▸ What this task involves
Work out how many lines in the entries below include the word "severity". Give nothing but the number.

Stored data entries
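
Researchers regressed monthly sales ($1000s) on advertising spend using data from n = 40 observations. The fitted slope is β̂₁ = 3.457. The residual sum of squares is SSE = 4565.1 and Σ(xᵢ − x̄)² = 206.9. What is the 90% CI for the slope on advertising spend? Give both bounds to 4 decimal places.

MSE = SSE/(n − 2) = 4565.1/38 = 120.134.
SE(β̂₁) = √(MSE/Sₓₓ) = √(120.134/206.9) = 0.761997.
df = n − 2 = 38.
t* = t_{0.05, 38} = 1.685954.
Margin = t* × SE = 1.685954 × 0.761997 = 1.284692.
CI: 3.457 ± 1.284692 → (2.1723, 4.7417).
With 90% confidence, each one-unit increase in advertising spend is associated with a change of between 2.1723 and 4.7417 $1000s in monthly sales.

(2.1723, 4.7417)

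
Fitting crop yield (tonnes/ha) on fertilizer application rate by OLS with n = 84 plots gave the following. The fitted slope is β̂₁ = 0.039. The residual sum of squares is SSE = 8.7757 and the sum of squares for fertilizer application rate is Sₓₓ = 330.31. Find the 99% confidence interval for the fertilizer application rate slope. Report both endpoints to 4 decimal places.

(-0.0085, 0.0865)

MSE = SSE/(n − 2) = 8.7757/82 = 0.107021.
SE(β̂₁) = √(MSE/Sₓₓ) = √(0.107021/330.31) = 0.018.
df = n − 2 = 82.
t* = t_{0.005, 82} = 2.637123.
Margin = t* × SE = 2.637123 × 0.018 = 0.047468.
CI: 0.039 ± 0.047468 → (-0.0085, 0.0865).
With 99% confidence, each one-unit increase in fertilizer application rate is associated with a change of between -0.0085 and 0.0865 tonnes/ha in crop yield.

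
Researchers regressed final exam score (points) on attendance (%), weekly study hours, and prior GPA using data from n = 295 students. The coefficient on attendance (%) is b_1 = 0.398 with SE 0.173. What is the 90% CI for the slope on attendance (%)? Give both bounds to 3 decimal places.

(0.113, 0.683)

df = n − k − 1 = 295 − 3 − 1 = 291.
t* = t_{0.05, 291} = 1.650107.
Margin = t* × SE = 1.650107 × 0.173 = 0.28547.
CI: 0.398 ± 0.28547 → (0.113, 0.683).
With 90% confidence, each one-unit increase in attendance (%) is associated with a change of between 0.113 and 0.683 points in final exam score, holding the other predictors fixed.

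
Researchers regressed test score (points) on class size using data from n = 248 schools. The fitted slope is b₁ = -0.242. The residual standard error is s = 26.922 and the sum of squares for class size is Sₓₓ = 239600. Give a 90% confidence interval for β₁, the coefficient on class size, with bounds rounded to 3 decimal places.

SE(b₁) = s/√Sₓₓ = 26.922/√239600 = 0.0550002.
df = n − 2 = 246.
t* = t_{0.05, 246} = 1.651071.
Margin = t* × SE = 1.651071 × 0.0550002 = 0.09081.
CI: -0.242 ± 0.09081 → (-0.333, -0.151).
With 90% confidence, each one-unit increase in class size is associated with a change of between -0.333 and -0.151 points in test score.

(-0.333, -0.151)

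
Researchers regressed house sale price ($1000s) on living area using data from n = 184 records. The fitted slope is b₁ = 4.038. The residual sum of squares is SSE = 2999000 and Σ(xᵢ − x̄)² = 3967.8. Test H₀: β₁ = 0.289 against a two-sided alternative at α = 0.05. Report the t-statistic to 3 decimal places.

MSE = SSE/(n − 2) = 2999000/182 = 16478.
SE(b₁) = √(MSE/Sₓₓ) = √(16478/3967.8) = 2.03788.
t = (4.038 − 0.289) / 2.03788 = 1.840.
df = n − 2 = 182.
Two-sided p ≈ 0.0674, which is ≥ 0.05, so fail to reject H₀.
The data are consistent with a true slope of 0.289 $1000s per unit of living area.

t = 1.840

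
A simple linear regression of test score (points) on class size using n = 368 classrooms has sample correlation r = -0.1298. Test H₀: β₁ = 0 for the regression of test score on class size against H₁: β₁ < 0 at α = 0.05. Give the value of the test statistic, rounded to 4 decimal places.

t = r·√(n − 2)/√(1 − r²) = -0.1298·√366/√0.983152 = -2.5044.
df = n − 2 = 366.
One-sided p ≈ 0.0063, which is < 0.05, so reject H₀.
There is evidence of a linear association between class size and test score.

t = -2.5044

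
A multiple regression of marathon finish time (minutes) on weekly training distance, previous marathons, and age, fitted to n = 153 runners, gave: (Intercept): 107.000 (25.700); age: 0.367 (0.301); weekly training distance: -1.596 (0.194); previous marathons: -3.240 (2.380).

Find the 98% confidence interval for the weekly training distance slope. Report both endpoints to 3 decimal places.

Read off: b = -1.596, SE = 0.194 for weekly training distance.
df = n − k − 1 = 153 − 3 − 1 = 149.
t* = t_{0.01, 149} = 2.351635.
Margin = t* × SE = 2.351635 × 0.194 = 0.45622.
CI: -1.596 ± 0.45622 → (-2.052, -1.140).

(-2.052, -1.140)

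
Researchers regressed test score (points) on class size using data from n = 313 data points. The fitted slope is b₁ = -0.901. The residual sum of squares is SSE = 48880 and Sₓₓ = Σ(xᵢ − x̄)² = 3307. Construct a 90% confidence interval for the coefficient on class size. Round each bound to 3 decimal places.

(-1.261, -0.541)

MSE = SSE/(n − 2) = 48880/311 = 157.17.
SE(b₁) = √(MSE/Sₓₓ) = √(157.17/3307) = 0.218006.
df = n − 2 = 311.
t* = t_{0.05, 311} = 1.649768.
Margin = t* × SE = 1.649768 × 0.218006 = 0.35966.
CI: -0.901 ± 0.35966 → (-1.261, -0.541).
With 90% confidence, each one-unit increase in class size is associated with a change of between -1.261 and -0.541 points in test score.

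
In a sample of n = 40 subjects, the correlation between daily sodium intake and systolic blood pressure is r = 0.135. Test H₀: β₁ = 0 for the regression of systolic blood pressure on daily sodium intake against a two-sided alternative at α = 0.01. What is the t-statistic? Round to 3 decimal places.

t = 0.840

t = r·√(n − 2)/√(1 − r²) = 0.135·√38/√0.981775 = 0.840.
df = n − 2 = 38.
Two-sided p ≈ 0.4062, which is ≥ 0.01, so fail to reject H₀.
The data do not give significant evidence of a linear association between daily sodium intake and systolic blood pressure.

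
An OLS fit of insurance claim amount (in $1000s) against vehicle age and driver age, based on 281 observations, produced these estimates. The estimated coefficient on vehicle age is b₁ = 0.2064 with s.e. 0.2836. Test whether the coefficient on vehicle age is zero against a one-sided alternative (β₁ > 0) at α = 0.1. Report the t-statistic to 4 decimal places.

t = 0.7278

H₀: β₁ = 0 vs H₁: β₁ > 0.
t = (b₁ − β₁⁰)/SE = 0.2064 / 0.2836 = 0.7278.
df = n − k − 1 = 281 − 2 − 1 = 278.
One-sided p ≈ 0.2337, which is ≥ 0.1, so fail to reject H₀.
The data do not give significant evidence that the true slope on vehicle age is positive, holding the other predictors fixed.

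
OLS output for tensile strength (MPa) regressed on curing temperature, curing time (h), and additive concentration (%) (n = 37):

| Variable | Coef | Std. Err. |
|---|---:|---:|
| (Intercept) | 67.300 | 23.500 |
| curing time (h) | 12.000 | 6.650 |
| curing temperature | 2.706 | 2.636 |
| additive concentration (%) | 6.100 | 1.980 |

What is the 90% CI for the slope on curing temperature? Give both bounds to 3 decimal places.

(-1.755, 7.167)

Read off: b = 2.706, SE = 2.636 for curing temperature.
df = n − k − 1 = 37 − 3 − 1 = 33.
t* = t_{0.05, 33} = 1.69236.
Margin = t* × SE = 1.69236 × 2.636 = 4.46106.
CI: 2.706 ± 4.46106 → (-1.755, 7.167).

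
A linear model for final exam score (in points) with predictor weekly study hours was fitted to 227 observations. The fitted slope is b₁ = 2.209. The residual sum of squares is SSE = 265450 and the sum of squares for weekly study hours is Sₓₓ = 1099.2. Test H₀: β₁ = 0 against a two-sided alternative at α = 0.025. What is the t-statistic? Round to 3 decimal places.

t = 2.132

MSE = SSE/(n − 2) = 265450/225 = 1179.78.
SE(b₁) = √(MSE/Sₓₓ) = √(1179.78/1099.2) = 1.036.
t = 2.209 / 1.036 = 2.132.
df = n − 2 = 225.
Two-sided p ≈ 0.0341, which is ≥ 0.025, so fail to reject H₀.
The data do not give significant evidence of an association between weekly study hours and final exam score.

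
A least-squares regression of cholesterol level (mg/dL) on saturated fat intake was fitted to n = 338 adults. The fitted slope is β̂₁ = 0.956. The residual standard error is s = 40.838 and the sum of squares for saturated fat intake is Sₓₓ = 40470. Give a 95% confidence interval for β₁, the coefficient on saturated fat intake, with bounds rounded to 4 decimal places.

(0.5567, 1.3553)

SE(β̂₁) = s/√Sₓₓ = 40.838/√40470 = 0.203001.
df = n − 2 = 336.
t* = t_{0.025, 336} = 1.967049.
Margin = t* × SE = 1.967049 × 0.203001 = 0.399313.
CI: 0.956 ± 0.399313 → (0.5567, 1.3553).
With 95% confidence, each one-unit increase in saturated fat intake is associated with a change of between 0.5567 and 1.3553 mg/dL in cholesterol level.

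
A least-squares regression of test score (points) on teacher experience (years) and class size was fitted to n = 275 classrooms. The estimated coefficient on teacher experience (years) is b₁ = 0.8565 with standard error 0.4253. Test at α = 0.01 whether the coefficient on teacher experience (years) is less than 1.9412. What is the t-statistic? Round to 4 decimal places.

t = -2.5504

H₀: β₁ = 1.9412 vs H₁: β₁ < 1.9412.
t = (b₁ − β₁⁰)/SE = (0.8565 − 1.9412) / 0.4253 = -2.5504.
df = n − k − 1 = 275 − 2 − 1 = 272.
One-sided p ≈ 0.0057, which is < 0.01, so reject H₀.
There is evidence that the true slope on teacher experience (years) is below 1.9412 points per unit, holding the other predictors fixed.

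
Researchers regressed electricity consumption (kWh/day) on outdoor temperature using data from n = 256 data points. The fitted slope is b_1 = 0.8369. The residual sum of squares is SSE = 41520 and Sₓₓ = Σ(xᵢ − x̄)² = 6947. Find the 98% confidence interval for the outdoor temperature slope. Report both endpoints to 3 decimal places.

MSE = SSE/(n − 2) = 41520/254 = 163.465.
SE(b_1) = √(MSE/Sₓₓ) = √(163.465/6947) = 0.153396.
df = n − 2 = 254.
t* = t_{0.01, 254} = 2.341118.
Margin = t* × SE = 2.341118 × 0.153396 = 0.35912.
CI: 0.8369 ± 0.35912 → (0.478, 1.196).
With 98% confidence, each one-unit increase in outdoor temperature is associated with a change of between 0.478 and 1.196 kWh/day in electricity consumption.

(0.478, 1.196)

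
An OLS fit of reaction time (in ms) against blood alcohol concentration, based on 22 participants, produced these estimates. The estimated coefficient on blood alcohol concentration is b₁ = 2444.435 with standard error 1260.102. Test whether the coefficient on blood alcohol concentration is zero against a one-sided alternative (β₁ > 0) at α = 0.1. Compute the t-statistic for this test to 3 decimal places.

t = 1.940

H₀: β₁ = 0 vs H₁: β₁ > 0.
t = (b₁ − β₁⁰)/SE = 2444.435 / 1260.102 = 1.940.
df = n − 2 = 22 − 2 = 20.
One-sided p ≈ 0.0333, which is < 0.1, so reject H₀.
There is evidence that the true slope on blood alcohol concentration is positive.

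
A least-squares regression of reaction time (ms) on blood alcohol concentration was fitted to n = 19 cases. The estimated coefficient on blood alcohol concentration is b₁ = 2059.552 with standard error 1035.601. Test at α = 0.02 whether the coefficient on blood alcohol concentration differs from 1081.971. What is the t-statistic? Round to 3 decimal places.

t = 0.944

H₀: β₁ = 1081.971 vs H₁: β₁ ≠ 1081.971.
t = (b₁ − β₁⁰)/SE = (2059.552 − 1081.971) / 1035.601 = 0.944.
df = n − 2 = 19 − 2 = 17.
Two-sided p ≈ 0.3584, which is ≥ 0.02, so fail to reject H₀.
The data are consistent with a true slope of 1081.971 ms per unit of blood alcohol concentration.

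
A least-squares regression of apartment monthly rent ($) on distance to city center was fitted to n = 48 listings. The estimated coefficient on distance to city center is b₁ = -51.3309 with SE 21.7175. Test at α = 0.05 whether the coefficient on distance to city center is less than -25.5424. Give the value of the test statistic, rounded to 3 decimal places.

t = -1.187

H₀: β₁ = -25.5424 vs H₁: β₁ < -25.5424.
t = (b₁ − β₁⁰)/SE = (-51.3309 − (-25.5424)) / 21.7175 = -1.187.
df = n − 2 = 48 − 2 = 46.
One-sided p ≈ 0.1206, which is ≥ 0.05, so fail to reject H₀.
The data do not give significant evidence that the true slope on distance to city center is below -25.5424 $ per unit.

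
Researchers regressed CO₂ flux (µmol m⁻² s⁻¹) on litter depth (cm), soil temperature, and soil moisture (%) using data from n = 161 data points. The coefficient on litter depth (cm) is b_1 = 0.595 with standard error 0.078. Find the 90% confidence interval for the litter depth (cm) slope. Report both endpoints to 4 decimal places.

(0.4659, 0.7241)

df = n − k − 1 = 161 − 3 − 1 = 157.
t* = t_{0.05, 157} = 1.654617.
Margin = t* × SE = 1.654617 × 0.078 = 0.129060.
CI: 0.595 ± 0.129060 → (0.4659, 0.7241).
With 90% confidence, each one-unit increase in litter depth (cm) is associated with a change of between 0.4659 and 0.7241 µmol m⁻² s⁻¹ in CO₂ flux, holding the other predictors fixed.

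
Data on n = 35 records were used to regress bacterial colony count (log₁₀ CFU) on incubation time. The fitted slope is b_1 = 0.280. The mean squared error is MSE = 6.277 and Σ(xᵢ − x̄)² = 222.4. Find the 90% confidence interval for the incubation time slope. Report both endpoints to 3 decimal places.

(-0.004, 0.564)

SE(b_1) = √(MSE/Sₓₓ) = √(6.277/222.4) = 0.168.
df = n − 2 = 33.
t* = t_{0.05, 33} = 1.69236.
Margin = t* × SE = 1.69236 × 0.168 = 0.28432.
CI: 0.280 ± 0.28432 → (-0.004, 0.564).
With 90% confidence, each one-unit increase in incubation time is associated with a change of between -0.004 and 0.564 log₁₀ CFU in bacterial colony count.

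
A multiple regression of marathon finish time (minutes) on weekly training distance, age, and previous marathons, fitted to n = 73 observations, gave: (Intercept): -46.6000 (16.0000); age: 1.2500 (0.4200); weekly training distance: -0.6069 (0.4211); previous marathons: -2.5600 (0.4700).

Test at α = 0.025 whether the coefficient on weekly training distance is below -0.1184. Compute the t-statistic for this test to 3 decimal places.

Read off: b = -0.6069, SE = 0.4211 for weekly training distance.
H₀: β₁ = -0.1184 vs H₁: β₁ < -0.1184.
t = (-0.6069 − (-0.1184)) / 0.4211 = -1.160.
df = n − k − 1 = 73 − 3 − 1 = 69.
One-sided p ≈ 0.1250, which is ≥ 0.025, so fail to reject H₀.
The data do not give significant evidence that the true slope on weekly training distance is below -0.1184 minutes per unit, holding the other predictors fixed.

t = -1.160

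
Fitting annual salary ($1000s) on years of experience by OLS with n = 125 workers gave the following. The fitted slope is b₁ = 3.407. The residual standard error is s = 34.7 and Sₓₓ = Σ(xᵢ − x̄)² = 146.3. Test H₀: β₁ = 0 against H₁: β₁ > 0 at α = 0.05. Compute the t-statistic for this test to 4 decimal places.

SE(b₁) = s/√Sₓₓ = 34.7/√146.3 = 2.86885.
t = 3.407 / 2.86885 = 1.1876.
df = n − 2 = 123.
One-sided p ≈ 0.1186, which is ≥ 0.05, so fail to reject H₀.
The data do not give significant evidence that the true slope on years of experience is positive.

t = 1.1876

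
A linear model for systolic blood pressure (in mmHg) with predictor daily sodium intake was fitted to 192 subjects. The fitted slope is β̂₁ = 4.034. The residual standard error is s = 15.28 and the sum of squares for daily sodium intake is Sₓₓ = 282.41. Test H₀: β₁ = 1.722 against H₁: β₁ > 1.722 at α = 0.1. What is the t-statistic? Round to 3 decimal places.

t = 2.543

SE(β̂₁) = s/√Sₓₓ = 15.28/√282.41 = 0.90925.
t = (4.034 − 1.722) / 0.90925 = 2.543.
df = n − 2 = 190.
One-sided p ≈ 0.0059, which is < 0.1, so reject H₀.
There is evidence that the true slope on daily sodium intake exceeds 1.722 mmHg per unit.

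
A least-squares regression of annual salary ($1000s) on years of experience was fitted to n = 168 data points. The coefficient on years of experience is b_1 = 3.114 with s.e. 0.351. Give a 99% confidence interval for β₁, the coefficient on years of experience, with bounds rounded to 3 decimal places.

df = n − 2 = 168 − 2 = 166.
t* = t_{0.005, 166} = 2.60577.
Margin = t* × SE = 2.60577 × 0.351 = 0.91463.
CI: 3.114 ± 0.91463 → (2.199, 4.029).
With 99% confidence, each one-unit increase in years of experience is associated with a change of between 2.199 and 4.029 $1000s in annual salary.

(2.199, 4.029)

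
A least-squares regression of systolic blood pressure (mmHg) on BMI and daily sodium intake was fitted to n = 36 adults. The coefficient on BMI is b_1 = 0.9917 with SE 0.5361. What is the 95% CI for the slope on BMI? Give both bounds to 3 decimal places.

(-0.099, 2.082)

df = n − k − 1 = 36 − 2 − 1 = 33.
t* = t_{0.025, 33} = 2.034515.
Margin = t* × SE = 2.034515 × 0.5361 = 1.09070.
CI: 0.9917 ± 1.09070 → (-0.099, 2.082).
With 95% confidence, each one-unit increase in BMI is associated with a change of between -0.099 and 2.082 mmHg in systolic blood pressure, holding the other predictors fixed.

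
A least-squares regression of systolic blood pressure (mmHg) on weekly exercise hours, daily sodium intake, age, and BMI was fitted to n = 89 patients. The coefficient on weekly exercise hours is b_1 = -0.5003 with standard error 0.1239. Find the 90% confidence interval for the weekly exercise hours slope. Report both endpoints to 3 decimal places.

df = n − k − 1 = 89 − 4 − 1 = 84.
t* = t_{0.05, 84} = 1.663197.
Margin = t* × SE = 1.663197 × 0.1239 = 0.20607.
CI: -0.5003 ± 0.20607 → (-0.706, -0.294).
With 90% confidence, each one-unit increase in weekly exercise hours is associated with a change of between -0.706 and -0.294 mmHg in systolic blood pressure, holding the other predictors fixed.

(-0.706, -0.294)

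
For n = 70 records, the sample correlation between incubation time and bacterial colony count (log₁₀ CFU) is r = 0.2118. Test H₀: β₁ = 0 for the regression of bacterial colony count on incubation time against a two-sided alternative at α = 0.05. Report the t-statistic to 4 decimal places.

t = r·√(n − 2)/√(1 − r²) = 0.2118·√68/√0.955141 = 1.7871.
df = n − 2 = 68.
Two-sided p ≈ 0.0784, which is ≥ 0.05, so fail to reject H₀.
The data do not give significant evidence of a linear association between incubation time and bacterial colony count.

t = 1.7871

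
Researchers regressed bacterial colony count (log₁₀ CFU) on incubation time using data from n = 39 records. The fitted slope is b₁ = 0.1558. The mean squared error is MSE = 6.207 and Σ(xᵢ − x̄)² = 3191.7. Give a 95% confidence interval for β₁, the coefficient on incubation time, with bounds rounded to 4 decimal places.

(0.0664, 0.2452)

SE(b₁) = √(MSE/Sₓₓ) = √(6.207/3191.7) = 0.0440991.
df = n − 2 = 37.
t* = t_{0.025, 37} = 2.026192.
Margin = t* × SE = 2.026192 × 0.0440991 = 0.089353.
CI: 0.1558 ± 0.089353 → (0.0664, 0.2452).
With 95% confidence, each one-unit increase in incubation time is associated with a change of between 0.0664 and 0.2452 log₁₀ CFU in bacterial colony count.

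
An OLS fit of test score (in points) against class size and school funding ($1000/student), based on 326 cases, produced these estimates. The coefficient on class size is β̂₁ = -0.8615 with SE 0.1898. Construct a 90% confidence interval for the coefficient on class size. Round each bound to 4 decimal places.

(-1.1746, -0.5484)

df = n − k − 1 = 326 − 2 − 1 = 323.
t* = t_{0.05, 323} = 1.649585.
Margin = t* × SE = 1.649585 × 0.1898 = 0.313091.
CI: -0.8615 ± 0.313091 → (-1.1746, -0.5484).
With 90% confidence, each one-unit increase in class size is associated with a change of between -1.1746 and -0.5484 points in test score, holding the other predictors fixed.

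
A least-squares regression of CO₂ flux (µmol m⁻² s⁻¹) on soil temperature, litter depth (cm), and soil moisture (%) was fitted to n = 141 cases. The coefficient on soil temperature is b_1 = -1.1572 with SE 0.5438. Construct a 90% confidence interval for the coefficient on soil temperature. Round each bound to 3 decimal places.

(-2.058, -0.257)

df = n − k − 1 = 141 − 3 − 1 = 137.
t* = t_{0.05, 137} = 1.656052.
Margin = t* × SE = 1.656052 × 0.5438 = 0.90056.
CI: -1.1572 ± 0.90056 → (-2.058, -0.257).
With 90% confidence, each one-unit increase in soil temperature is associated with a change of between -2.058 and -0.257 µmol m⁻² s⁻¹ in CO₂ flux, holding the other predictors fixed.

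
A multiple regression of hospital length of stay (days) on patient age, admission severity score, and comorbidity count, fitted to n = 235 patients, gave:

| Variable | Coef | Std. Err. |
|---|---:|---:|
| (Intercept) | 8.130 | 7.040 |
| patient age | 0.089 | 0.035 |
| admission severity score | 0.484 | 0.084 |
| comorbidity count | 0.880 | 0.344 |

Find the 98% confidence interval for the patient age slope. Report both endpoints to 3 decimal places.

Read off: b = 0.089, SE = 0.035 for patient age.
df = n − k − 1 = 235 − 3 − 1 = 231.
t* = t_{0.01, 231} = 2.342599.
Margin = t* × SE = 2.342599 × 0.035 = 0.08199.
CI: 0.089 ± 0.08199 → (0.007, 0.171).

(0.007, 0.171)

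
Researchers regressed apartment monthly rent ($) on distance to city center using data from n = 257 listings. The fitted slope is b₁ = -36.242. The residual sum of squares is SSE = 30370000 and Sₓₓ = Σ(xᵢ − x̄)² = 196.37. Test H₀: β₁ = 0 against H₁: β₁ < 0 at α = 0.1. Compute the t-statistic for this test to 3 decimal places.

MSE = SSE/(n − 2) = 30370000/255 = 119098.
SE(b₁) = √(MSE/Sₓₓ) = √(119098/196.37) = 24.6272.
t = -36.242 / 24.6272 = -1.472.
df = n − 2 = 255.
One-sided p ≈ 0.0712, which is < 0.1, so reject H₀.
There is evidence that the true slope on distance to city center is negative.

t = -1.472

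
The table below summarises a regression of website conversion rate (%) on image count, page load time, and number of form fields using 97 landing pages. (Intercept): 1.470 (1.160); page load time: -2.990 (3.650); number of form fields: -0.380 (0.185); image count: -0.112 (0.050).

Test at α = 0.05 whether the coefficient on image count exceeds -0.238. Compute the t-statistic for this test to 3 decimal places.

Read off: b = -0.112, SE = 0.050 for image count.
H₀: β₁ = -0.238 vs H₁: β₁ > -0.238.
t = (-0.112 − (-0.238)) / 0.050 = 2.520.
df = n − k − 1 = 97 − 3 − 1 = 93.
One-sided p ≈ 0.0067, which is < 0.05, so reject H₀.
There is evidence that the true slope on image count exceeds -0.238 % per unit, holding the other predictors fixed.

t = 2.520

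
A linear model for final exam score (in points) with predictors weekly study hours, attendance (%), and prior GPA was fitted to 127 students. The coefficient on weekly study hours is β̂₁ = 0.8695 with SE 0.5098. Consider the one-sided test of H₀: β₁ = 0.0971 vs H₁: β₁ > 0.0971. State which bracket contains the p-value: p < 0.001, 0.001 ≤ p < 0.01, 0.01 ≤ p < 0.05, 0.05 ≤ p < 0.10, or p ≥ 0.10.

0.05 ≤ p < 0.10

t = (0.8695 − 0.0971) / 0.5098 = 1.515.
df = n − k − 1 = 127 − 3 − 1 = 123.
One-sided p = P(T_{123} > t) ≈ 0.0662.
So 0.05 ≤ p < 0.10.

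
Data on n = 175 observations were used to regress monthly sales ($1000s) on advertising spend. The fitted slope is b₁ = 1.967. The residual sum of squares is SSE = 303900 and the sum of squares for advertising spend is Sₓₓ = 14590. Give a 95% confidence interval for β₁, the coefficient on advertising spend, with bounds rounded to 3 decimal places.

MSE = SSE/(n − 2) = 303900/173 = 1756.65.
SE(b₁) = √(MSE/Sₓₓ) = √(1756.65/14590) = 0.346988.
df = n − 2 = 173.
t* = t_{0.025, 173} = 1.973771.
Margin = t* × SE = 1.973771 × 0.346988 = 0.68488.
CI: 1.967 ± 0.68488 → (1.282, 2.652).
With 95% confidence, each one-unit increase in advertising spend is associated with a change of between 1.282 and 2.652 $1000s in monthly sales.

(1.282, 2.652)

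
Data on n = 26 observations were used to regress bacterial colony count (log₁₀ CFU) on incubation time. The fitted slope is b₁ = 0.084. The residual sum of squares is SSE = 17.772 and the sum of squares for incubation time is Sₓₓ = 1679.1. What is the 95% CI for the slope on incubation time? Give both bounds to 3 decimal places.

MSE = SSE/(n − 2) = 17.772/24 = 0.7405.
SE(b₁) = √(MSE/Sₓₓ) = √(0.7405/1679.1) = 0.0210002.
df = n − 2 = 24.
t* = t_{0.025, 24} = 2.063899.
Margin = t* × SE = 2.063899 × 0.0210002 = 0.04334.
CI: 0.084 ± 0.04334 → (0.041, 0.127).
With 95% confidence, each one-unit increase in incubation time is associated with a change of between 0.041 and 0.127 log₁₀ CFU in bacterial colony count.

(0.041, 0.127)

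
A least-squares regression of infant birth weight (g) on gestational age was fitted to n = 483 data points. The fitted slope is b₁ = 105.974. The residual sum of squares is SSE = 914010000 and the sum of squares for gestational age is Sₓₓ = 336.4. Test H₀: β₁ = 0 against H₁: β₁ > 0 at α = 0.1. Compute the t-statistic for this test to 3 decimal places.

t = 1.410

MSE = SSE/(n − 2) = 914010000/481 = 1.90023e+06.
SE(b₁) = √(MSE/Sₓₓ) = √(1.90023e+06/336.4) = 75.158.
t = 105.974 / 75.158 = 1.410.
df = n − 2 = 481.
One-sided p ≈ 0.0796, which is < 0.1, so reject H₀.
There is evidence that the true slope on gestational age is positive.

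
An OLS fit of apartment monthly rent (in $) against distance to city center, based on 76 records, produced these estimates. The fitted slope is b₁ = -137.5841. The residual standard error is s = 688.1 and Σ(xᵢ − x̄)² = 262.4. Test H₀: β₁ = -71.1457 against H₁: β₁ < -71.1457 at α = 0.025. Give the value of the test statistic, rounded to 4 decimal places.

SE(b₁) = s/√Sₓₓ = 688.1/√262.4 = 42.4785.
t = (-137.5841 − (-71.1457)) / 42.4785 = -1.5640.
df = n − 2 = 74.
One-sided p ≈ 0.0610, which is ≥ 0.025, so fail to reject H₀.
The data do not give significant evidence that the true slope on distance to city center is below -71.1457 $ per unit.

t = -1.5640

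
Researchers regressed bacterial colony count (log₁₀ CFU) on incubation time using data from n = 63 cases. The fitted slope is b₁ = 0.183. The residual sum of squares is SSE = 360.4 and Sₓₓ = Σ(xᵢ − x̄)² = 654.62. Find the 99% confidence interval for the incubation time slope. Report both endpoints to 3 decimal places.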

▸ Output for this exercise
2